== Prompt ==
Reproduce the closing part of the entries exactly: the line with "- 8.64.210.63/32" and all lines after it, ending with the last line, and nothing else.

(Data under study)

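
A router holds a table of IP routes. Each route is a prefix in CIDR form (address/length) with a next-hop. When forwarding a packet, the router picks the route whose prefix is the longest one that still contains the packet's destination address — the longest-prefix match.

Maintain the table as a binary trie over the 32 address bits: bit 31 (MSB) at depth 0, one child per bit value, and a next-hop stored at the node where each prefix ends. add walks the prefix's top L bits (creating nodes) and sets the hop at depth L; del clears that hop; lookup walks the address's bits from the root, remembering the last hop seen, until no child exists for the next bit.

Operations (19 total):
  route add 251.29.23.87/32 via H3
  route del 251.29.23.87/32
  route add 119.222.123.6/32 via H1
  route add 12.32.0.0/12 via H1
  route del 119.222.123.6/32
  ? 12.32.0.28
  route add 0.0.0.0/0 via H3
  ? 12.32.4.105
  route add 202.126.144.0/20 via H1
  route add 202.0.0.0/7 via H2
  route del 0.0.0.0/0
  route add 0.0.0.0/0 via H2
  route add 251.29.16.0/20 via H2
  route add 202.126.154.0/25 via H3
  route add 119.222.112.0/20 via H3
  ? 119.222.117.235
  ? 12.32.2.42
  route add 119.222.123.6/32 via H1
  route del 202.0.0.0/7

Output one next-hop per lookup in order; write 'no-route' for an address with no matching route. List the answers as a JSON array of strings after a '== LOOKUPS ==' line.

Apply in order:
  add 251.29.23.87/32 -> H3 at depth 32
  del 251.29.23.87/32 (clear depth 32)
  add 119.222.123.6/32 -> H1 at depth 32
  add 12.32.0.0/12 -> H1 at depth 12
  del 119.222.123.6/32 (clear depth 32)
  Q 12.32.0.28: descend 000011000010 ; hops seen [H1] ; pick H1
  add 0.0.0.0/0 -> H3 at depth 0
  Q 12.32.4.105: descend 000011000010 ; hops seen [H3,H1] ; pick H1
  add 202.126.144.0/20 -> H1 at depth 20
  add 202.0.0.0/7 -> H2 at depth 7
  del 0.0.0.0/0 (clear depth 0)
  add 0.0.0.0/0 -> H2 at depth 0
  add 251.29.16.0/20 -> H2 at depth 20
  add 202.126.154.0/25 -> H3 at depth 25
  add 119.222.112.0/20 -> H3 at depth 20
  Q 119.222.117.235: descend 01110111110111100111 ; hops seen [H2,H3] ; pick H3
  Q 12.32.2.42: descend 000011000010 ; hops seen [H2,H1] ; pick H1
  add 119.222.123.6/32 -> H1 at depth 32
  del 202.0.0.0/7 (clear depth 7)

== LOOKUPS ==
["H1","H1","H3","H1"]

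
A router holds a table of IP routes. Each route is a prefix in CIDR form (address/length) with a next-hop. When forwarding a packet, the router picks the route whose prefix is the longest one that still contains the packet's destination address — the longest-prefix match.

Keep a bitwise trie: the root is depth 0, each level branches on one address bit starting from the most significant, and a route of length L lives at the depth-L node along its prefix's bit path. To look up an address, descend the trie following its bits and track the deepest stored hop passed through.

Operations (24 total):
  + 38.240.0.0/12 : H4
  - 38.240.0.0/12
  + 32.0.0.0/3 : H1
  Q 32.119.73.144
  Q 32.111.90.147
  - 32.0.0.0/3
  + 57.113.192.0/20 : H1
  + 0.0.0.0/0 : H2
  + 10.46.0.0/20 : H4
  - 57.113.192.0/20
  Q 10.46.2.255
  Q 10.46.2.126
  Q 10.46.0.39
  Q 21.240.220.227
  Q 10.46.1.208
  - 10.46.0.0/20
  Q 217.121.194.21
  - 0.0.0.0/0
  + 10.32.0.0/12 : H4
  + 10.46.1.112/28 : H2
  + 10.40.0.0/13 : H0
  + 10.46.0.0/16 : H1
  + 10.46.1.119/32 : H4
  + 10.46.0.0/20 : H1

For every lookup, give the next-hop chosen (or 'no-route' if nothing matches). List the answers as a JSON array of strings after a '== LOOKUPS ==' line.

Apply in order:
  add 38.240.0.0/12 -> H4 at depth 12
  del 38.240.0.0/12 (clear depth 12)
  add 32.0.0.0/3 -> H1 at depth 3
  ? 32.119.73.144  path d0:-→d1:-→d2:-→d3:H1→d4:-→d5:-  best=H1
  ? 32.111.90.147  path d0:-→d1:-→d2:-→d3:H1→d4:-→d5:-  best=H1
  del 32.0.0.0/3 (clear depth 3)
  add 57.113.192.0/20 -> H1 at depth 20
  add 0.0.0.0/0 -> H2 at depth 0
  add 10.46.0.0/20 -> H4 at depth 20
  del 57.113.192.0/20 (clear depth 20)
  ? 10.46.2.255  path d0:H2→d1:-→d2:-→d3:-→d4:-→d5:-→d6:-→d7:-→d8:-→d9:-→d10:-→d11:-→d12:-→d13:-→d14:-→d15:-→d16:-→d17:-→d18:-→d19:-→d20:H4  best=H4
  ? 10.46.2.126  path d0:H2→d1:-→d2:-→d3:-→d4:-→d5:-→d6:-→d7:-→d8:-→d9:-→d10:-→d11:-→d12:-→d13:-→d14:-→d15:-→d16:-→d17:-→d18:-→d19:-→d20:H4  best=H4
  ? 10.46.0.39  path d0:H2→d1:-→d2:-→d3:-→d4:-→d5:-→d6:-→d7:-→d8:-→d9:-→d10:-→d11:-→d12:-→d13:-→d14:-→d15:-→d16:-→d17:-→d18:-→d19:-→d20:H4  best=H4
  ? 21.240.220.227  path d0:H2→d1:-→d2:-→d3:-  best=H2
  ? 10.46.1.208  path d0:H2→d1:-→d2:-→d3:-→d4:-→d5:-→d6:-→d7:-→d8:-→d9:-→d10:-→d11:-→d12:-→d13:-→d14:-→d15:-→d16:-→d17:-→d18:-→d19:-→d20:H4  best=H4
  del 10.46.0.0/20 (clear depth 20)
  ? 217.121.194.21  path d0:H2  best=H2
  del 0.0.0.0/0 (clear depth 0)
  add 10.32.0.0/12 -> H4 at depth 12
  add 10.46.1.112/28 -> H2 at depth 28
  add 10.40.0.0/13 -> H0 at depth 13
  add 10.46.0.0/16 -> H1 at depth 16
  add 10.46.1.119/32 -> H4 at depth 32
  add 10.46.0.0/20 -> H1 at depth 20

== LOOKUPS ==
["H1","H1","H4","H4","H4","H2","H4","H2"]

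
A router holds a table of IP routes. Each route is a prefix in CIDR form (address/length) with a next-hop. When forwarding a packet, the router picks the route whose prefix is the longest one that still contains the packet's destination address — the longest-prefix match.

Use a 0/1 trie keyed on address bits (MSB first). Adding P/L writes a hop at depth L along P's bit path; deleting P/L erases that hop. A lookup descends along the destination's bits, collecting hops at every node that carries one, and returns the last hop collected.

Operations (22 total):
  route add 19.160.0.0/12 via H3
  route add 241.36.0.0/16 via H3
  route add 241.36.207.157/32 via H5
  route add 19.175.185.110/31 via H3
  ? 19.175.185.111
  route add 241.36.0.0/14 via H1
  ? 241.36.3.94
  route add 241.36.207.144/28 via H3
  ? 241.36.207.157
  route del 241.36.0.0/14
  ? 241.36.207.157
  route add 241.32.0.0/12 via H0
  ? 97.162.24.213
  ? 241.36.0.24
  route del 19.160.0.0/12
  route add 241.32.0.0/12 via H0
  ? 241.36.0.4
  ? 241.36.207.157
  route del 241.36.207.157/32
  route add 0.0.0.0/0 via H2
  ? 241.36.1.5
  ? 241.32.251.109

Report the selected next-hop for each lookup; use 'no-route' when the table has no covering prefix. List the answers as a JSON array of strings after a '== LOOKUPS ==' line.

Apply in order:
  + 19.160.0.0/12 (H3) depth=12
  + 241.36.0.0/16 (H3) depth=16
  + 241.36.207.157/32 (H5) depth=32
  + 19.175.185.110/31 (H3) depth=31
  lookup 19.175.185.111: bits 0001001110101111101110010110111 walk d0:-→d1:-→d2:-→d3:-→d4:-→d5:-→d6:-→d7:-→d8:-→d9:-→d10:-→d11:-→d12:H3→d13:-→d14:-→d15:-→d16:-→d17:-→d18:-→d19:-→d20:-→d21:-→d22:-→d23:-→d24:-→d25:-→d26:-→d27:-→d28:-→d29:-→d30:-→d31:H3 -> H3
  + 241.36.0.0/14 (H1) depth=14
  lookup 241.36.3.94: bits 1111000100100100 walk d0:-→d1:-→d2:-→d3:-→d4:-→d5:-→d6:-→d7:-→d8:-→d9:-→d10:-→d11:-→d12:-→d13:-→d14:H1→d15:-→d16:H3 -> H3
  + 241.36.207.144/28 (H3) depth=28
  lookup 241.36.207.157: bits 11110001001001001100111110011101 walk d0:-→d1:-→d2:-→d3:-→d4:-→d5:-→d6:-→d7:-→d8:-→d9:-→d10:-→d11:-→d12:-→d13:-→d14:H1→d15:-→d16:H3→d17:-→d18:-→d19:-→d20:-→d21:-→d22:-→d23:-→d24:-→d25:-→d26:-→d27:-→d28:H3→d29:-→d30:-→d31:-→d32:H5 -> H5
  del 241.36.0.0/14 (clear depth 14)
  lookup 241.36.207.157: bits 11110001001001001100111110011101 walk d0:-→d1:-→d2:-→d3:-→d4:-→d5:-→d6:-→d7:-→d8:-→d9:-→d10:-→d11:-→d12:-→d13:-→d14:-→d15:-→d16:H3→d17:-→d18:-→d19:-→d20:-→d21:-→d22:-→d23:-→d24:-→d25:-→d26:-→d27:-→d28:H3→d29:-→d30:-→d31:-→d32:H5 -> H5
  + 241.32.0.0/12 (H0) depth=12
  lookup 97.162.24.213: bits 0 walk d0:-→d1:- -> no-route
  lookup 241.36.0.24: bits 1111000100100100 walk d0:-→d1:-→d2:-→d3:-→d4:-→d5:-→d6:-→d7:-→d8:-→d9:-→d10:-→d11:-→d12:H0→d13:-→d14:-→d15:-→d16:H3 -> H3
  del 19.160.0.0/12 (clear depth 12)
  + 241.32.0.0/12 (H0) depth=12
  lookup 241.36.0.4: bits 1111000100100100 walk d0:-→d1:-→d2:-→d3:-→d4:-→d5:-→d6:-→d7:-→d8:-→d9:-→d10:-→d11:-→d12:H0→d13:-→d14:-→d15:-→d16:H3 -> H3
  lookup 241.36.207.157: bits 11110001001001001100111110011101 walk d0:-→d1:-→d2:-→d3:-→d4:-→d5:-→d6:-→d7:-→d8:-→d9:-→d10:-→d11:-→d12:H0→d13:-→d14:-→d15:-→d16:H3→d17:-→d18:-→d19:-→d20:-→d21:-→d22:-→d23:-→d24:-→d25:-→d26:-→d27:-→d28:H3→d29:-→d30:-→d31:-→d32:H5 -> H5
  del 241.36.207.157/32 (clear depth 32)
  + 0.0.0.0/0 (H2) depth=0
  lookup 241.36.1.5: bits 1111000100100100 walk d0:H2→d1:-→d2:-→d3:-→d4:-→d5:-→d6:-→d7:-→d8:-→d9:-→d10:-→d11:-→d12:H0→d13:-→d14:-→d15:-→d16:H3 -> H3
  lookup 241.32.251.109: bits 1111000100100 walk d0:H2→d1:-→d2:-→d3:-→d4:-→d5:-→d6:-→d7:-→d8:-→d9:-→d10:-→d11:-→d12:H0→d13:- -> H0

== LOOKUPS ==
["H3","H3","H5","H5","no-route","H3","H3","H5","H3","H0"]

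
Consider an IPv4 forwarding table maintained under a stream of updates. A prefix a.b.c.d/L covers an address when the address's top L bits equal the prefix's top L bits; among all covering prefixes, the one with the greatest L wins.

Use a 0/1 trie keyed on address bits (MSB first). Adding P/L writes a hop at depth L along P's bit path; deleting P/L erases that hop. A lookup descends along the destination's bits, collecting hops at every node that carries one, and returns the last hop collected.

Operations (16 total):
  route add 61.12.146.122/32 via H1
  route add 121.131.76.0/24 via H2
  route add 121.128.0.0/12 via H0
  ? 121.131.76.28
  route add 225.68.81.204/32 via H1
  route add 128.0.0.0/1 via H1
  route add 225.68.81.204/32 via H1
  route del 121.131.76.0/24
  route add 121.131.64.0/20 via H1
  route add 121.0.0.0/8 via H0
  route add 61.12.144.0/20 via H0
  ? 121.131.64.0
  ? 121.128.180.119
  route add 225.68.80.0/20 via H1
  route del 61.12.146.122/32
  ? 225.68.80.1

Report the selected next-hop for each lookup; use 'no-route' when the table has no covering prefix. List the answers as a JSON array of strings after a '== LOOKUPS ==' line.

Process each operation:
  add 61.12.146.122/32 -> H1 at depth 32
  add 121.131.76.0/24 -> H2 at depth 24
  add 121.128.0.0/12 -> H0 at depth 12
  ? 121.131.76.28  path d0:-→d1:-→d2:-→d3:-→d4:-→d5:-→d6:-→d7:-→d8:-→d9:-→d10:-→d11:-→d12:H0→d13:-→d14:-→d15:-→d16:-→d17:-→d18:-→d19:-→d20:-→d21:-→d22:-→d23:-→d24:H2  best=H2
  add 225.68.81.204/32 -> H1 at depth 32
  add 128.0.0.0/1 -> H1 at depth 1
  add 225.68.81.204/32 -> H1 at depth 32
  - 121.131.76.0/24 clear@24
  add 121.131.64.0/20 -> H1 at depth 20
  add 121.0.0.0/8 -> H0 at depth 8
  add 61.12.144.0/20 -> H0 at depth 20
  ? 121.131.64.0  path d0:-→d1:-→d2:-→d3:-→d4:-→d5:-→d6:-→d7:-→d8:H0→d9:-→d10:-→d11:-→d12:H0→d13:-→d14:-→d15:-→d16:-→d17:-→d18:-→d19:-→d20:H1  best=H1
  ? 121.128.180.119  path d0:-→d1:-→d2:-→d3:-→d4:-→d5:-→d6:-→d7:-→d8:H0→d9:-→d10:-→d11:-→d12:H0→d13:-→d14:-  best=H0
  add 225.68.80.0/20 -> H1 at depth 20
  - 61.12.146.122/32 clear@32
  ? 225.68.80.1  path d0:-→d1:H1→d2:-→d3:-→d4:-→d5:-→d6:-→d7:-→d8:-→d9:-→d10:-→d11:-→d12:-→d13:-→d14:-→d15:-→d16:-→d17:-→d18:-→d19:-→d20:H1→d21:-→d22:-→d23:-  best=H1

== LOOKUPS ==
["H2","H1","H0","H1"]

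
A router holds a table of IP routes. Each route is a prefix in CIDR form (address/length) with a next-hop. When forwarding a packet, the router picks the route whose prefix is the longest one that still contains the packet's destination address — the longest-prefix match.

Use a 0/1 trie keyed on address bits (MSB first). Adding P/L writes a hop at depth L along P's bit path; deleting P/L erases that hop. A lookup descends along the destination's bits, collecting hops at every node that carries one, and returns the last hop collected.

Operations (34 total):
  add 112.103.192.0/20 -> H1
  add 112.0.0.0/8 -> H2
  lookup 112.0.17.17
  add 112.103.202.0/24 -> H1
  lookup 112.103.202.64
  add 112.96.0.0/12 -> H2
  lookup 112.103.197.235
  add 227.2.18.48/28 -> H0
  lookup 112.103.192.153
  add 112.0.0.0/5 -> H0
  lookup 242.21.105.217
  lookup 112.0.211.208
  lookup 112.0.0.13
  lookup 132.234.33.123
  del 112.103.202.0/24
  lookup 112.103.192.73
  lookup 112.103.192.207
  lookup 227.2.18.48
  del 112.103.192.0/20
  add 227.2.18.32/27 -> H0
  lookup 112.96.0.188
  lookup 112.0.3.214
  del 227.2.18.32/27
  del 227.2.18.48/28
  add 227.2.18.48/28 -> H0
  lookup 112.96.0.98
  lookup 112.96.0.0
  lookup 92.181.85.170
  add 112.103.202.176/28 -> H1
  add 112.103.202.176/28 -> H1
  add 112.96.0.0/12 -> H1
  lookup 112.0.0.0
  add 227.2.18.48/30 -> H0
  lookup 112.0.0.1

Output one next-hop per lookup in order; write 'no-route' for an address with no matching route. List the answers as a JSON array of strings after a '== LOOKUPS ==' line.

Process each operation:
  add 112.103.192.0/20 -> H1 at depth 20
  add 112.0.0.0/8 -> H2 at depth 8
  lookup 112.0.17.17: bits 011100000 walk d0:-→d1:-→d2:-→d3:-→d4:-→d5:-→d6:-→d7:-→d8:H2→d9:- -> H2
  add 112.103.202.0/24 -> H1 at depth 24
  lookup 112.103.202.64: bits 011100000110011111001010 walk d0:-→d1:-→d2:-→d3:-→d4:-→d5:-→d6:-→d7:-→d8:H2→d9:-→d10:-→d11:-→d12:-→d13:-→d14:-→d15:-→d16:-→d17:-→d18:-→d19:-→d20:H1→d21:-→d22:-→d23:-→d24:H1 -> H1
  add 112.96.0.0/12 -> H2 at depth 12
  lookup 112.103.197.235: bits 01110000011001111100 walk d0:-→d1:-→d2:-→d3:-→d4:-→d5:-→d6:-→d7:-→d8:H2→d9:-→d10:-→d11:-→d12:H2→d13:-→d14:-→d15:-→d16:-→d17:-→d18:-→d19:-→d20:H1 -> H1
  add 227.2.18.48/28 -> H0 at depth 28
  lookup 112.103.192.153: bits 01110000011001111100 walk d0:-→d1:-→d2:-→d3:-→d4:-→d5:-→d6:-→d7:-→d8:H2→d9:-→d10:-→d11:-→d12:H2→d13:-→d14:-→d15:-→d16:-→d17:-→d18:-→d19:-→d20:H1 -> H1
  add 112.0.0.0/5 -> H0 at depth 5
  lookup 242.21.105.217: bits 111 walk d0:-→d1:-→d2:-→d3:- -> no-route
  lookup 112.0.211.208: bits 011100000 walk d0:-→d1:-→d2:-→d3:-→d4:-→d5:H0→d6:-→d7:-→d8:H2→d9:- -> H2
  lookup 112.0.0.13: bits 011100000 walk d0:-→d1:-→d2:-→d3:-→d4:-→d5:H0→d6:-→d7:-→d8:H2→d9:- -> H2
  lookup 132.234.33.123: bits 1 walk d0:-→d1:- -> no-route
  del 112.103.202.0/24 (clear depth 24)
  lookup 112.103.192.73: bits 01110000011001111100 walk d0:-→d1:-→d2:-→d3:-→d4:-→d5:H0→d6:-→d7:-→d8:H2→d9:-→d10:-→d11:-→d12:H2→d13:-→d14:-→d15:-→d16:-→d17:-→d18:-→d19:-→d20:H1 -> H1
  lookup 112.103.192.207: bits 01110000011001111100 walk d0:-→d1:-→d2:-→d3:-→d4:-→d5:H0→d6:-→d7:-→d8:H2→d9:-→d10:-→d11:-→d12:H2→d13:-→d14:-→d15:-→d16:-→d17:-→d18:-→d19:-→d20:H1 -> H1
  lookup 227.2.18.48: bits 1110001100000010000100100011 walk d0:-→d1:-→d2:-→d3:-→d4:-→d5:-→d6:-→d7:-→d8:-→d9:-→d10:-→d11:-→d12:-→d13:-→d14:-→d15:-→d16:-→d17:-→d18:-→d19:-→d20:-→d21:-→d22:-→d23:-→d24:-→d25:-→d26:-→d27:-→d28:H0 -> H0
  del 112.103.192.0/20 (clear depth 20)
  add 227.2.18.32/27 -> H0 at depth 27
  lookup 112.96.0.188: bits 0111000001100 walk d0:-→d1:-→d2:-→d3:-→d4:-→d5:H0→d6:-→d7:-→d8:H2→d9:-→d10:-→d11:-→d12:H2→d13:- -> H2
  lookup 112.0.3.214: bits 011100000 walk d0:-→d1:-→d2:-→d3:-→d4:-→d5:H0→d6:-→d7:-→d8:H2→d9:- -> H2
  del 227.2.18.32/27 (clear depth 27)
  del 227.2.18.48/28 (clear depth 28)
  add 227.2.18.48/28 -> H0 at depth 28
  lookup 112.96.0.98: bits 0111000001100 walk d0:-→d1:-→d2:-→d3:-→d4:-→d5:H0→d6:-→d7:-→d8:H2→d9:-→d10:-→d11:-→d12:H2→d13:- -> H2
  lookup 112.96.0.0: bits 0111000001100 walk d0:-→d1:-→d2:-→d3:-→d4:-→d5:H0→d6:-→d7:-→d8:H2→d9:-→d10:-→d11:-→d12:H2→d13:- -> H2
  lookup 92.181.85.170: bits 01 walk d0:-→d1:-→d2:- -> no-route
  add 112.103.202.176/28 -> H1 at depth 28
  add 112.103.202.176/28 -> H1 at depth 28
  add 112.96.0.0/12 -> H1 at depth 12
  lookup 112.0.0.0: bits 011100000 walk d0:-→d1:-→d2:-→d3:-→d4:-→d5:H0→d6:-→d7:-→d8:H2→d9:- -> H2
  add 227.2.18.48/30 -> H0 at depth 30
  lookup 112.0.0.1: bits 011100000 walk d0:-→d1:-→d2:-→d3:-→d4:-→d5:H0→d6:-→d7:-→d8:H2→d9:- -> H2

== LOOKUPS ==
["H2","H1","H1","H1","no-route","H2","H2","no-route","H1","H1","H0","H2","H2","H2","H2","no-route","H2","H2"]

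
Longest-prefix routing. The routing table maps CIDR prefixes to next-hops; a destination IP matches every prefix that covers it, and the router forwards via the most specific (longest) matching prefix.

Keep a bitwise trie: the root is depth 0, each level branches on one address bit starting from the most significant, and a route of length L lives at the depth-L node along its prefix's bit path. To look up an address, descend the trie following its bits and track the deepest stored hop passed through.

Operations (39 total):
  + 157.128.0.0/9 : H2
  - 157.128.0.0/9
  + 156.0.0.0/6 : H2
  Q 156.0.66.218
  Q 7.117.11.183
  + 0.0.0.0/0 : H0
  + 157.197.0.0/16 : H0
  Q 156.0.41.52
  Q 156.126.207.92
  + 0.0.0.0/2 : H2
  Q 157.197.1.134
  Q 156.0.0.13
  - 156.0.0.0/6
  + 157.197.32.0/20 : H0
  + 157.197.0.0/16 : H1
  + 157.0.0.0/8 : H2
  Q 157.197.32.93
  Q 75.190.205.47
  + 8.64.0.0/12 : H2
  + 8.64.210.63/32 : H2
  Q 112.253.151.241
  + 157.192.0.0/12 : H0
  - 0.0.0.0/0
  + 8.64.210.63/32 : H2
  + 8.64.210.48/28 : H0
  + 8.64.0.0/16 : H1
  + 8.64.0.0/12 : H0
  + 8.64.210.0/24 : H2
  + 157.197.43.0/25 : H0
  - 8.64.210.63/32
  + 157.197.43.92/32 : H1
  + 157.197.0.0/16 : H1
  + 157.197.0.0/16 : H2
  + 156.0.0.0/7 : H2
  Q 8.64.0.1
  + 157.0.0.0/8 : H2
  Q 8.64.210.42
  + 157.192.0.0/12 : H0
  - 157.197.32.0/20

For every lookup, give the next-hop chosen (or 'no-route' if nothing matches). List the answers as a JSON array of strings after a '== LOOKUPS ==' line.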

(End Data under study)

== Result ==
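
  - 8.64.210.63/32
  + 157.197.43.92/32 : H1
  + 157.197.0.0/16 : H1
  + 157.197.0.0/16 : H2
  + 156.0.0.0/7 : H2
  Q 8.64.0.1
  + 157.0.0.0/8 : H2
  Q 8.64.210.42
  + 157.192.0.0/12 : H0
  - 157.197.32.0/20

For every lookup, give the next-hop chosen (or 'no-route' if nothing matches). List the answers as a JSON array of strings after a '== LOOKUPS ==' line.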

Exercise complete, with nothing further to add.